─── Record excerpts ───

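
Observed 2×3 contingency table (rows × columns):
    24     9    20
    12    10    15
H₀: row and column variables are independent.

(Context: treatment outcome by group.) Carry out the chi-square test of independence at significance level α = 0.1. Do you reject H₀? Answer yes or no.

reject H₀: no

Row totals [53, 37], col totals [36, 19, 35], n=90
χ² = (24−21.20)²/21.20 + (9−11.19)²/11.19 + (20−20.61)²/20.61 + (12−14.80)²/14.80 + (10−7.81)²/7.81 + (15−14.39)²/14.39 = 1.9852
df = 2
p-value (upper-tail) = 0.37061
At α=0.1: p ≥ α → fail to reject H₀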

───

● Task
Give back all of the data exactly, with every line intact.

● Exercise output
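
Observed 2×3 contingency table (rows × columns):
    24     9    20
    12    10    15
H₀: row and column variables are independent.

(Context: treatment outcome by group.) Carry out the chi-square test of independence at significance level α = 0.1. Do you reject H₀? Answer yes or no.

reject H₀: no

Row totals [53, 37], col totals [36, 19, 35], n=90
χ² = (24−21.20)²/21.20 + (9−11.19)²/11.19 + (20−20.61)²/20.61 + (12−14.80)²/14.80 + (10−7.81)²/7.81 + (15−14.39)²/14.39 = 1.9852
df = 2
p-value (upper-tail) = 0.37061
At α=0.1: p ≥ α → fail to reject H₀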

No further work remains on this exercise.